** Opening Listed records block **
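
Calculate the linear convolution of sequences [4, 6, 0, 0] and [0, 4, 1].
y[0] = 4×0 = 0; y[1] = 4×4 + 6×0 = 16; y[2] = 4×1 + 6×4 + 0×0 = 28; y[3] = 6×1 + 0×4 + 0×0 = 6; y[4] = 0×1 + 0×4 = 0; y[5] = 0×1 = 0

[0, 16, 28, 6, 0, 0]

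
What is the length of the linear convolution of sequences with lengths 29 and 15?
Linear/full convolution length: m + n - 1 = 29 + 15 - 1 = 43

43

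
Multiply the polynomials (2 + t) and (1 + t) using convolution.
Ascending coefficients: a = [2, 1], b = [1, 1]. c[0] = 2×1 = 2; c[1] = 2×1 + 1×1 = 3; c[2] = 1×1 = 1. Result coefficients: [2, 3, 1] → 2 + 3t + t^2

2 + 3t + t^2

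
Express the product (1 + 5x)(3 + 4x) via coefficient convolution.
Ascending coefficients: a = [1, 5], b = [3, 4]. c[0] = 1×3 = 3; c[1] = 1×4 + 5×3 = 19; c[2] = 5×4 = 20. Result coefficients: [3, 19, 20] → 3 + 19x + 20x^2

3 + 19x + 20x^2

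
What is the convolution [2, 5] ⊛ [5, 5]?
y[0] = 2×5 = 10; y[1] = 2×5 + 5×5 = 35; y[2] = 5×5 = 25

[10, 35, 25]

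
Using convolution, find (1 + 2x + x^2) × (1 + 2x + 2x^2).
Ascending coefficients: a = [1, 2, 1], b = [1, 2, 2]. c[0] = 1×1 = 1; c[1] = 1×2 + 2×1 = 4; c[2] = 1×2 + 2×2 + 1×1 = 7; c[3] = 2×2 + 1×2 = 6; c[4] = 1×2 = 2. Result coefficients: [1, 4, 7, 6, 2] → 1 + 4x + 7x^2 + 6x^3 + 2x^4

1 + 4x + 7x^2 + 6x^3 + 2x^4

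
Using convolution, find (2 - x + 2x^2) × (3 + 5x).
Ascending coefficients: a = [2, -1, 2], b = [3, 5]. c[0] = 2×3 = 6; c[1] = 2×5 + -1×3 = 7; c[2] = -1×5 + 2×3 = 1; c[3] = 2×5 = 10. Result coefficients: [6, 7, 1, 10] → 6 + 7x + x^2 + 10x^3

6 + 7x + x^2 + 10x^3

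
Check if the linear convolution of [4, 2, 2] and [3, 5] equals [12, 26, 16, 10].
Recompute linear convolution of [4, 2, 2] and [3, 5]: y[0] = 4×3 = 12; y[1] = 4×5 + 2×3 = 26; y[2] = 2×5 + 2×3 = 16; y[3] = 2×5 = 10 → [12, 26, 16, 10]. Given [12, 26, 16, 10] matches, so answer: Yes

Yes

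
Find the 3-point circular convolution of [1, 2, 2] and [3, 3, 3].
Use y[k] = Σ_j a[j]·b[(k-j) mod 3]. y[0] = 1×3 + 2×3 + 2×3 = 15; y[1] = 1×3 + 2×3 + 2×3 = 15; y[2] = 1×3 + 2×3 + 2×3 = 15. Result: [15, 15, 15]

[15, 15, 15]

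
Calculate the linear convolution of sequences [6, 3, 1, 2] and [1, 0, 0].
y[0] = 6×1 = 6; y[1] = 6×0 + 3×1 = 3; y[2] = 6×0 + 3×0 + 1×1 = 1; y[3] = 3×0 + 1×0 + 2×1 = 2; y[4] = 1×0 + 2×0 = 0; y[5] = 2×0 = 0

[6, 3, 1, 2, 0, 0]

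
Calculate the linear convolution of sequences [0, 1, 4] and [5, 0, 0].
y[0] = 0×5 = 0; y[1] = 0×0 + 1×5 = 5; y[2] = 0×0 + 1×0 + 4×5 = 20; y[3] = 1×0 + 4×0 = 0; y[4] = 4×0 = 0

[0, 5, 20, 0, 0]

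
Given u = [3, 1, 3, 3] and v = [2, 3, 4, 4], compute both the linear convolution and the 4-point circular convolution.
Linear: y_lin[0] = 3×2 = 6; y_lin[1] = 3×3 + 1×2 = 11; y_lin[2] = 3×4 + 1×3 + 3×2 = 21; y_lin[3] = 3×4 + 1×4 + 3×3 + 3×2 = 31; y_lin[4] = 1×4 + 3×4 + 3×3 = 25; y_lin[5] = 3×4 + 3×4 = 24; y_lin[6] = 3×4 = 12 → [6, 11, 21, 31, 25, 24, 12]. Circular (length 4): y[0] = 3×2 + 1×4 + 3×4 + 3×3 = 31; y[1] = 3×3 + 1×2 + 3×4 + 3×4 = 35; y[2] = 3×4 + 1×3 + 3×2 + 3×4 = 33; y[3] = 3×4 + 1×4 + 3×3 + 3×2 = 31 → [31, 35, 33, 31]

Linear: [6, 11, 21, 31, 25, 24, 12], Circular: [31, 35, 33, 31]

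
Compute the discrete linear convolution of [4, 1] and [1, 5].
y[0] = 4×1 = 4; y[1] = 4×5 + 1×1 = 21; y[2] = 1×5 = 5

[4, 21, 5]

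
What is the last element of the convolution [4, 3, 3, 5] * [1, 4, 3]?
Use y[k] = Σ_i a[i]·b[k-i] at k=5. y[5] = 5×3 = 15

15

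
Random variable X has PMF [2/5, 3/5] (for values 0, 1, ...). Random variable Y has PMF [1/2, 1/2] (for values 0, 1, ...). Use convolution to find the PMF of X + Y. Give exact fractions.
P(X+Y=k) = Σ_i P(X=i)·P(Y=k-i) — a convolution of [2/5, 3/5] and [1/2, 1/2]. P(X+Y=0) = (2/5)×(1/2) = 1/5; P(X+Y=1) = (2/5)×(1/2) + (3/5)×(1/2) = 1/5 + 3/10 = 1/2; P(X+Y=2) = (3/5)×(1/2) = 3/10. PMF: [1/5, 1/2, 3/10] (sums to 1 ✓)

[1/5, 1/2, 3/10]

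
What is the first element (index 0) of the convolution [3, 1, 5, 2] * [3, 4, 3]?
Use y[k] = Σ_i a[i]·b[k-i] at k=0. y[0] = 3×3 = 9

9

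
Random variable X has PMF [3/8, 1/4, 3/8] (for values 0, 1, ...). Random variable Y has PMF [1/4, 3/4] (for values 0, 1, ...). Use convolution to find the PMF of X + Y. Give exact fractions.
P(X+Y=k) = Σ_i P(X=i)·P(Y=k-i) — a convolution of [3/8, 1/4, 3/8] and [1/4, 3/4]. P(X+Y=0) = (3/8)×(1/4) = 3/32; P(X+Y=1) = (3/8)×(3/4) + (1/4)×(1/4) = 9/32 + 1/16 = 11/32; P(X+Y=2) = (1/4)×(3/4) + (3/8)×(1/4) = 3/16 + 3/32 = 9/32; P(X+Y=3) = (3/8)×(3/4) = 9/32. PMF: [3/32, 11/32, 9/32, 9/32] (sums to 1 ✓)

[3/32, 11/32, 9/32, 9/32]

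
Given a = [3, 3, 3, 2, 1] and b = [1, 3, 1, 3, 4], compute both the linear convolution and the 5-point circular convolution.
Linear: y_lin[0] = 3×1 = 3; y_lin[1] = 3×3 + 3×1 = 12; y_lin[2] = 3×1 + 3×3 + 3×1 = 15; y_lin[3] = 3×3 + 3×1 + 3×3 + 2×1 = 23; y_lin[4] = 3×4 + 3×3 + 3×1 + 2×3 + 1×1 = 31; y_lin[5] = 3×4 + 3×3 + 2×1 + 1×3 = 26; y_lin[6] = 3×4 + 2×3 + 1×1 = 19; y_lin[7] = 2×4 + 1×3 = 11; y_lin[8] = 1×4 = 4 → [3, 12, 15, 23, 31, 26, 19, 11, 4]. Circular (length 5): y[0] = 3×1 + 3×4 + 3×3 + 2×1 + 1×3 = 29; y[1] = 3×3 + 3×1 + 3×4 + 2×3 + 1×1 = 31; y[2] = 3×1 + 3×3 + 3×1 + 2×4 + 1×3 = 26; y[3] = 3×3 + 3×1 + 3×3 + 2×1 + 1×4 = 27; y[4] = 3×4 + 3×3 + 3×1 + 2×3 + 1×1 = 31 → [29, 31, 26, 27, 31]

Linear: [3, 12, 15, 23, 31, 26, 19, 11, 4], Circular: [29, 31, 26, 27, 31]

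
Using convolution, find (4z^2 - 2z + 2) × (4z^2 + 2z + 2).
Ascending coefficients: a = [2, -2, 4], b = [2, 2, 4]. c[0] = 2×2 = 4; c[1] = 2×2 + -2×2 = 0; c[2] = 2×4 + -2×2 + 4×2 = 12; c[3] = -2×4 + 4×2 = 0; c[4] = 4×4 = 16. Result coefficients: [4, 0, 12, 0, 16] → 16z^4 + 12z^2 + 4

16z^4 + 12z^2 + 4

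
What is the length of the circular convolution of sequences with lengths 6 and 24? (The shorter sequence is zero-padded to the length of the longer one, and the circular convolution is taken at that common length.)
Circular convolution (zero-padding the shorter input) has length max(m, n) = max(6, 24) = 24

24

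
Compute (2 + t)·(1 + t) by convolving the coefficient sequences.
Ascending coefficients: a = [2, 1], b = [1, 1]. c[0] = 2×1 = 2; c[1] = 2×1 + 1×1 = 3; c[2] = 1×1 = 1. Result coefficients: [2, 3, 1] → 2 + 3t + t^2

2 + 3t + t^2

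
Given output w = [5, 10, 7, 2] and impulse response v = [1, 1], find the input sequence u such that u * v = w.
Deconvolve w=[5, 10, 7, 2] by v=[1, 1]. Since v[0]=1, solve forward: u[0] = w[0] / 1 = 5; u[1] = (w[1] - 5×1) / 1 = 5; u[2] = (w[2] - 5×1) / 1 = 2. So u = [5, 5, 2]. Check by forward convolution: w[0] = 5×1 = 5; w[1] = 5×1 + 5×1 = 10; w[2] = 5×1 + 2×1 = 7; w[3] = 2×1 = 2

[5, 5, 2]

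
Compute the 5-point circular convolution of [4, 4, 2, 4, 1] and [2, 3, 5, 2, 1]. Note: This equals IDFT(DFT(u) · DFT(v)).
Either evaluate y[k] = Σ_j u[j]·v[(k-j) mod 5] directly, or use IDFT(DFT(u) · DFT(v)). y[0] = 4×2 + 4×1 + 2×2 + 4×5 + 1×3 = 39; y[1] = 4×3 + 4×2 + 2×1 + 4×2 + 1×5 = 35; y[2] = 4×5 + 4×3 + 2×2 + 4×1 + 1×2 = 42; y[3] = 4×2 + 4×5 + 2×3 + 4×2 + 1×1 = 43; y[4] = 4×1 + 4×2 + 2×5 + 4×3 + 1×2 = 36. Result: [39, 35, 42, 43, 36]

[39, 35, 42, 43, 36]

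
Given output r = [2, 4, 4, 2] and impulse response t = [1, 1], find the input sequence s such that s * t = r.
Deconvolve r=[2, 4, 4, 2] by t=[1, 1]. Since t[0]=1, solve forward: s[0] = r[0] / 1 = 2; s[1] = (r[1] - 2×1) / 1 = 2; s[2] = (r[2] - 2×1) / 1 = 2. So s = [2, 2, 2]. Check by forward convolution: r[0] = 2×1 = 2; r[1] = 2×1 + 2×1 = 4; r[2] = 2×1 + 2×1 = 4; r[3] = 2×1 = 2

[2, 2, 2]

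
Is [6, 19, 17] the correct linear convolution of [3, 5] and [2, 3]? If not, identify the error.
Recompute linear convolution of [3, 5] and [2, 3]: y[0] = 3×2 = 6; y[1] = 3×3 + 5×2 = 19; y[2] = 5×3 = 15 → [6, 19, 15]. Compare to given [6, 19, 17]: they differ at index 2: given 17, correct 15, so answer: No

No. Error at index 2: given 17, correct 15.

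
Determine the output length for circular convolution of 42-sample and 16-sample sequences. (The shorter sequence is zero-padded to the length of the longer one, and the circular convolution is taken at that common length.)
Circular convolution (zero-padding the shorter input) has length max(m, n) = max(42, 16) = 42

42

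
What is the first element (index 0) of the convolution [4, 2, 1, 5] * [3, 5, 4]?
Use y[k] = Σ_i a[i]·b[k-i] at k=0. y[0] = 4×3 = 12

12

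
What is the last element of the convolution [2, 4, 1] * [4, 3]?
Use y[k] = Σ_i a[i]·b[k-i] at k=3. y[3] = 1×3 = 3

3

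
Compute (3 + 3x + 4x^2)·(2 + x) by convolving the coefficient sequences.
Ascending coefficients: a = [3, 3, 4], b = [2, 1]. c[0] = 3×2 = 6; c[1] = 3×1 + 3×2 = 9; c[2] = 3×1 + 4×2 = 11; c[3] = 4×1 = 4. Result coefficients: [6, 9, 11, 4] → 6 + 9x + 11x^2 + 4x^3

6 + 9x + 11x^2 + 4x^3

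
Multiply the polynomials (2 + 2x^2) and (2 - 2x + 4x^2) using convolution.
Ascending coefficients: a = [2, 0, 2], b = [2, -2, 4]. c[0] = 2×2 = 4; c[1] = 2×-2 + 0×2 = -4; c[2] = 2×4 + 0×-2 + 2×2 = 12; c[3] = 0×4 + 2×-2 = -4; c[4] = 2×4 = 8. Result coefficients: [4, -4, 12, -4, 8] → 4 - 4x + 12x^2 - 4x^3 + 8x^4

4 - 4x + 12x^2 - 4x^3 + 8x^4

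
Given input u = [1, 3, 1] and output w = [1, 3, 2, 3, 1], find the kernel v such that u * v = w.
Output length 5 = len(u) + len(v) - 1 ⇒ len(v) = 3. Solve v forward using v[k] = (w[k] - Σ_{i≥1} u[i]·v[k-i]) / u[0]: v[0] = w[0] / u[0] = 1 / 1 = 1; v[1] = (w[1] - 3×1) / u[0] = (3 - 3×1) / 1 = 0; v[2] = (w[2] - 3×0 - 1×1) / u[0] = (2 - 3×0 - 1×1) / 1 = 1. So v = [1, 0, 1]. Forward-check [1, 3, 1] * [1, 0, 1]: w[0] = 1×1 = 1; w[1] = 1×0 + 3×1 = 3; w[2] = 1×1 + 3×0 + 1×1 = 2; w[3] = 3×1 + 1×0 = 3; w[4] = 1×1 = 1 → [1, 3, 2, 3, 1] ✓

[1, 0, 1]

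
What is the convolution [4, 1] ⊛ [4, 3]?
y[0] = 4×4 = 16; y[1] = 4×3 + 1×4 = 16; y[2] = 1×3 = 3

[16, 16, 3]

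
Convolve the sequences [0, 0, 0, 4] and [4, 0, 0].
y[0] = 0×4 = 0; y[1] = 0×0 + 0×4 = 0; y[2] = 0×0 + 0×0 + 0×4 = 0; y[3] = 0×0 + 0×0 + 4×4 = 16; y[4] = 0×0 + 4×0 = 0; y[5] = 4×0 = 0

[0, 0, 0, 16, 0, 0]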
** Closing Listed records block **
Only the lines from the one containing "What is the convolution [4, 1] ⊛ [4, 3]?" through the last line of the records are to be set down, exactly as they appear.

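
What is the convolution [4, 1] ⊛ [4, 3]?
y[0] = 4×4 = 16; y[1] = 4×3 + 1×4 = 16; y[2] = 1×3 = 3

[16, 16, 3]

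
Convolve the sequences [0, 0, 0, 4] and [4, 0, 0].
y[0] = 0×4 = 0; y[1] = 0×0 + 0×4 = 0; y[2] = 0×0 + 0×0 + 0×4 = 0; y[3] = 0×0 + 0×0 + 4×4 = 16; y[4] = 0×0 + 4×0 = 0; y[5] = 4×0 = 0

[0, 0, 0, 16, 0, 0]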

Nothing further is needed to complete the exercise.